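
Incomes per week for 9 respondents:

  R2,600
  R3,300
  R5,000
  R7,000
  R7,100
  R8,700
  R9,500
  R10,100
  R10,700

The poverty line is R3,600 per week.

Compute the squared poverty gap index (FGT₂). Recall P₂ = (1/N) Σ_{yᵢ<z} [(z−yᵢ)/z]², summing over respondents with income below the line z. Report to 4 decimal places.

0.0093

Below the line: R2,600, R3,300 (q = 2 of N = 9).
Normalized shortfalls: (3600−2600)/3600 = 0.2778; (3600−3300)/3600 = 0.0833.
Squared: 0.0772; 0.0069.
Sum = 0.084105; P₂ = 0.084105 / 9 = 0.0093.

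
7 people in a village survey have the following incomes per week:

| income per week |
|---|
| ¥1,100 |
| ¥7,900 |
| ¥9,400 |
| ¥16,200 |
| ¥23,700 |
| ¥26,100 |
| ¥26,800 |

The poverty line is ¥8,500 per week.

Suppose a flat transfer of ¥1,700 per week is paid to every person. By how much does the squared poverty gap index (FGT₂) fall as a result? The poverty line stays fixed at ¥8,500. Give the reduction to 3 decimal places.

0.045

Before: below the line — ¥1,100, ¥7,900; squared poverty gap index (FGT₂) = 0.10899.
After the ¥1,700 transfer: below the line — ¥2,800; squared poverty gap index (FGT₂) = 0.06424.
Reduction = 0.10899 − 0.06424 = 0.045.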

_____

Your task is to transcribe the material, which must come out exactly as written.

## SOLUTION
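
Incomes per week for 9 respondents:

  R2,600
  R3,300
  R5,000
  R7,000
  R7,100
  R8,700
  R9,500
  R10,100
  R10,700

The poverty line is R3,600 per week.

Compute the squared poverty gap index (FGT₂). Recall P₂ = (1/N) Σ_{yᵢ<z} [(z−yᵢ)/z]², summing over respondents with income below the line z. Report to 4 decimal places.

0.0093

Below the line: R2,600, R3,300 (q = 2 of N = 9).
Normalized shortfalls: (3600−2600)/3600 = 0.2778; (3600−3300)/3600 = 0.0833.
Squared: 0.0772; 0.0069.
Sum = 0.084105; P₂ = 0.084105 / 9 = 0.0093.

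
7 people in a village survey have the following incomes per week:

| income per week |
|---|
| ¥1,100 |
| ¥7,900 |
| ¥9,400 |
| ¥16,200 |
| ¥23,700 |
| ¥26,100 |
| ¥26,800 |

The poverty line is ¥8,500 per week.

Suppose a flat transfer of ¥1,700 per week is paid to every person. By how much does the squared poverty gap index (FGT₂) fall as a result? The poverty line stays fixed at ¥8,500. Give the reduction to 3 decimal places.

0.045

Before: below the line — ¥1,100, ¥7,900; squared poverty gap index (FGT₂) = 0.10899.
After the ¥1,700 transfer: below the line — ¥2,800; squared poverty gap index (FGT₂) = 0.06424.
Reduction = 0.10899 − 0.06424 = 0.045.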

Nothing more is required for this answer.